Saved data entries:
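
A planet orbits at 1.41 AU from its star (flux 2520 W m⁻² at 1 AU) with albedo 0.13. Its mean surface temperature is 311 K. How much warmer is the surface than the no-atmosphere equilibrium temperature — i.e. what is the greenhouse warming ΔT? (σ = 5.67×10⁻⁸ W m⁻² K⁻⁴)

ΔT ≈ 46.9 K

S = 2520/1.41² = 1268 W m⁻².
T_eq = [S(1−A)/(4σ)]^(1/4) = [1268×0.87/(4×5.67×10⁻⁸)]^(1/4) = 264.1 K.
ΔT = T_surf − T_eq = 311 − 264.1.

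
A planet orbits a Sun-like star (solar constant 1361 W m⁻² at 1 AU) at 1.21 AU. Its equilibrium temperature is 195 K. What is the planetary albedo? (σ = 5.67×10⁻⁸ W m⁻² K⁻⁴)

A ≈ 0.65

Flux at 1.21 AU: S = 1361/1.21² = 930 W m⁻².
From T_eq⁴ = S(1−A)/(4σ): 1−A = 4σT_eq⁴/S.
1−A = 4 × 5.67×10⁻⁸ × (195)⁴ / 930 = 0.353.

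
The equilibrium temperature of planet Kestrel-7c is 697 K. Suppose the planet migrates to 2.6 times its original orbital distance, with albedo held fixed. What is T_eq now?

T_eq ∝ L^(1/4) · d^(−1/2).
T′ = 697 / 2.6^(1/2) = 432 K.

T_eq ≈ 432 K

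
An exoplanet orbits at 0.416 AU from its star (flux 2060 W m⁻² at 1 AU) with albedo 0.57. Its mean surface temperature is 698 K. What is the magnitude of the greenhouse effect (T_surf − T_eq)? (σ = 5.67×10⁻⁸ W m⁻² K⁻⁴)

S = 2060/0.416² = 1.190×10⁴ W m⁻².
T_eq = [S(1−A)/(4σ)]^(1/4) = [1.190×10⁴×0.43/(4×5.67×10⁻⁸)]^(1/4) = 387.6 K.
ΔT = T_surf − T_eq = 698 − 387.6.

ΔT ≈ 310.4 K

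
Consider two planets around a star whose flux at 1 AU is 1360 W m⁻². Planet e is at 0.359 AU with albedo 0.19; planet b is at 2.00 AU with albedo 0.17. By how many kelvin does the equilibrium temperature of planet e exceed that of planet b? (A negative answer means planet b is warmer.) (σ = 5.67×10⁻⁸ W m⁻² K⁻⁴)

ΔT ≈ 252.8 K

T_eq = [S₀(1−A)/(4σd²)]^(1/4), so T ∝ (1−A)^(1/4) / √d.
T₁ = [1360×0.81/(4×5.67×10⁻⁸×0.359²)]^(1/4) = 440.60 K.
T₂ = [1360×0.83/(4×5.67×10⁻⁸×2.00²)]^(1/4) = 187.81 K.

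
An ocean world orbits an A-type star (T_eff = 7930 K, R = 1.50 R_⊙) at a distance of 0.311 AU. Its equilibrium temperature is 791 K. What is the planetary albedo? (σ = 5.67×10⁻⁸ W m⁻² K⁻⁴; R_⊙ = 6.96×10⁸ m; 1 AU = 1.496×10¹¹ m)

A ≈ 0.21

R_⋆ = 1.50 × 6.96×10⁸ = 1.04×10⁹ m.
d = 0.311 AU = 4.65×10¹⁰ m.
L = 4πR_⋆²σT_⋆⁴ = 4π(1.04×10⁹)² × 5.67×10⁻⁸ × (7930)⁴ = 3.07×10²⁷ W.
S = L/(4πd²) = 1.13×10⁵ W m⁻².
From T_eq⁴ = S(1−A)/(4σ): 1−A = 4σT_eq⁴/S.
1−A = 4 × 5.67×10⁻⁸ × (791)⁴ / 1.13×10⁵ = 0.786.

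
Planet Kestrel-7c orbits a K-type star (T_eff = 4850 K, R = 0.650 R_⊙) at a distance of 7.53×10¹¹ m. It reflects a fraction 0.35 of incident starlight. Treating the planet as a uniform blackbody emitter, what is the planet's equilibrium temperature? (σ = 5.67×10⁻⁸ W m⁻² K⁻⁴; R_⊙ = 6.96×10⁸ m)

T_eq ≈ 75.5 K

R_⋆ = 0.650 × 6.96×10⁸ = 4.52×10⁸ m.
L = 4πR_⋆²σT_⋆⁴ = 4π(4.52×10⁸)² × 5.67×10⁻⁸ × (4850)⁴ = 8.07×10²⁵ W.
S = L/(4πd²) = 11.3 W m⁻².
Energy balance: absorbed = emitted ⇒ πR²·S(1−A) = 4πR²·σT_eq⁴, so T_eq⁴ = S(1−A)/(4σ).
T_eq = [11.3 × 0.65 / (4 × 5.67×10⁻⁸)]^(1/4) = (3.25×10⁷)^(1/4) = 75.5 K.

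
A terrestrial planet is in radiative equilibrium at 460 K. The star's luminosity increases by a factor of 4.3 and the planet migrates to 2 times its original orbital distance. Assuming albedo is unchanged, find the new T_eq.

T_eq ∝ L^(1/4) · d^(−1/2).
T′ = 460 × 4.3^(1/4) / 2^(1/2) = 468 K.

T_eq ≈ 468 K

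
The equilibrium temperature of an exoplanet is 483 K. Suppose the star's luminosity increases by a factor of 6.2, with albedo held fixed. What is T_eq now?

T_eq ∝ L^(1/4) · d^(−1/2).
T′ = 483 × 6.2^(1/4) = 762 K.

T_eq ≈ 762 K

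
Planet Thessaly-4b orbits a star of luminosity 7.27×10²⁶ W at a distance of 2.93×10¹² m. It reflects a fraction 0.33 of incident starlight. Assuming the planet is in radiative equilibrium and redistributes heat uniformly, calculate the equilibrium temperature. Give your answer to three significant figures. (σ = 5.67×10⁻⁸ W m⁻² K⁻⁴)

Flux: S = L/(4πd²) = 7.27×10²⁶/(4π×(2.93×10¹²)²) = 6.74 W m⁻².
Energy balance: absorbed = emitted ⇒ πR²·S(1−A) = 4πR²·σT_eq⁴, so T_eq⁴ = S(1−A)/(4σ).
T_eq = [6.74 × 0.67 / (4 × 5.67×10⁻⁸)]^(1/4) = (1.99×10⁷)^(1/4) = 66.8 K.

T_eq ≈ 66.8 K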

■ **WORK INSTRUCTIONS**:
What is needed is an exact transcription of every entry.

■ **SOLUTION BELOW**:
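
A planet orbits at 1.41 AU from its star (flux 2520 W m⁻² at 1 AU) with albedo 0.13. Its mean surface temperature is 311 K. How much warmer is the surface than the no-atmosphere equilibrium temperature — i.e. what is the greenhouse warming ΔT? (σ = 5.67×10⁻⁸ W m⁻² K⁻⁴)

ΔT ≈ 46.9 K

S = 2520/1.41² = 1268 W m⁻².
T_eq = [S(1−A)/(4σ)]^(1/4) = [1268×0.87/(4×5.67×10⁻⁸)]^(1/4) = 264.1 K.
ΔT = T_surf − T_eq = 311 − 264.1.

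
A planet orbits a Sun-like star (solar constant 1361 W m⁻² at 1 AU) at 1.21 AU. Its equilibrium temperature is 195 K. What is the planetary albedo? (σ = 5.67×10⁻⁸ W m⁻² K⁻⁴)

A ≈ 0.65

Flux at 1.21 AU: S = 1361/1.21² = 930 W m⁻².
From T_eq⁴ = S(1−A)/(4σ): 1−A = 4σT_eq⁴/S.
1−A = 4 × 5.67×10⁻⁸ × (195)⁴ / 930 = 0.353.

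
The equilibrium temperature of planet Kestrel-7c is 697 K. Suppose the planet migrates to 2.6 times its original orbital distance, with albedo held fixed. What is T_eq now?

T_eq ∝ L^(1/4) · d^(−1/2).
T′ = 697 / 2.6^(1/2) = 432 K.

T_eq ≈ 432 K

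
An exoplanet orbits at 0.416 AU from its star (flux 2060 W m⁻² at 1 AU) with albedo 0.57. Its mean surface temperature is 698 K. What is the magnitude of the greenhouse effect (T_surf − T_eq)? (σ = 5.67×10⁻⁸ W m⁻² K⁻⁴)

S = 2060/0.416² = 1.190×10⁴ W m⁻².
T_eq = [S(1−A)/(4σ)]^(1/4) = [1.190×10⁴×0.43/(4×5.67×10⁻⁸)]^(1/4) = 387.6 K.
ΔT = T_surf − T_eq = 698 − 387.6.

ΔT ≈ 310.4 K

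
Consider two planets around a star whose flux at 1 AU is 1360 W m⁻². Planet e is at 0.359 AU with albedo 0.19; planet b is at 2.00 AU with albedo 0.17. By how many kelvin does the equilibrium temperature of planet e exceed that of planet b? (A negative answer means planet b is warmer.) (σ = 5.67×10⁻⁸ W m⁻² K⁻⁴)

ΔT ≈ 252.8 K

T_eq = [S₀(1−A)/(4σd²)]^(1/4), so T ∝ (1−A)^(1/4) / √d.
T₁ = [1360×0.81/(4×5.67×10⁻⁸×0.359²)]^(1/4) = 440.60 K.
T₂ = [1360×0.83/(4×5.67×10⁻⁸×2.00²)]^(1/4) = 187.81 K.

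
An ocean world orbits an A-type star (T_eff = 7930 K, R = 1.50 R_⊙) at a distance of 0.311 AU. Its equilibrium temperature is 791 K. What is the planetary albedo? (σ = 5.67×10⁻⁸ W m⁻² K⁻⁴; R_⊙ = 6.96×10⁸ m; 1 AU = 1.496×10¹¹ m)

A ≈ 0.21

R_⋆ = 1.50 × 6.96×10⁸ = 1.04×10⁹ m.
d = 0.311 AU = 4.65×10¹⁰ m.
L = 4πR_⋆²σT_⋆⁴ = 4π(1.04×10⁹)² × 5.67×10⁻⁸ × (7930)⁴ = 3.07×10²⁷ W.
S = L/(4πd²) = 1.13×10⁵ W m⁻².
From T_eq⁴ = S(1−A)/(4σ): 1−A = 4σT_eq⁴/S.
1−A = 4 × 5.67×10⁻⁸ × (791)⁴ / 1.13×10⁵ = 0.786.

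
Planet Kestrel-7c orbits a K-type star (T_eff = 4850 K, R = 0.650 R_⊙) at a distance of 7.53×10¹¹ m. It reflects a fraction 0.35 of incident starlight. Treating the planet as a uniform blackbody emitter, what is the planet's equilibrium temperature? (σ = 5.67×10⁻⁸ W m⁻² K⁻⁴; R_⊙ = 6.96×10⁸ m)

T_eq ≈ 75.5 K

R_⋆ = 0.650 × 6.96×10⁸ = 4.52×10⁸ m.
L = 4πR_⋆²σT_⋆⁴ = 4π(4.52×10⁸)² × 5.67×10⁻⁸ × (4850)⁴ = 8.07×10²⁵ W.
S = L/(4πd²) = 11.3 W m⁻².
Energy balance: absorbed = emitted ⇒ πR²·S(1−A) = 4πR²·σT_eq⁴, so T_eq⁴ = S(1−A)/(4σ).
T_eq = [11.3 × 0.65 / (4 × 5.67×10⁻⁸)]^(1/4) = (3.25×10⁷)^(1/4) = 75.5 K.

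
A terrestrial planet is in radiative equilibrium at 460 K. The star's luminosity increases by a factor of 4.3 and the planet migrates to 2 times its original orbital distance. Assuming albedo is unchanged, find the new T_eq.

T_eq ∝ L^(1/4) · d^(−1/2).
T′ = 460 × 4.3^(1/4) / 2^(1/2) = 468 K.

T_eq ≈ 468 K

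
The equilibrium temperature of an exoplanet is 483 K. Suppose the star's luminosity increases by a factor of 6.2, with albedo held fixed. What is T_eq now?

T_eq ∝ L^(1/4) · d^(−1/2).
T′ = 483 × 6.2^(1/4) = 762 K.

T_eq ≈ 762 K

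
Planet Thessaly-4b orbits a star of luminosity 7.27×10²⁶ W at a distance of 2.93×10¹² m. It reflects a fraction 0.33 of incident starlight. Assuming the planet is in radiative equilibrium and redistributes heat uniformly, calculate the equilibrium temperature. Give your answer to three significant figures. (σ = 5.67×10⁻⁸ W m⁻² K⁻⁴)

Flux: S = L/(4πd²) = 7.27×10²⁶/(4π×(2.93×10¹²)²) = 6.74 W m⁻².
Energy balance: absorbed = emitted ⇒ πR²·S(1−A) = 4πR²·σT_eq⁴, so T_eq⁴ = S(1−A)/(4σ).
T_eq = [6.74 × 0.67 / (4 × 5.67×10⁻⁸)]^(1/4) = (1.99×10⁷)^(1/4) = 66.8 K.

T_eq ≈ 66.8 K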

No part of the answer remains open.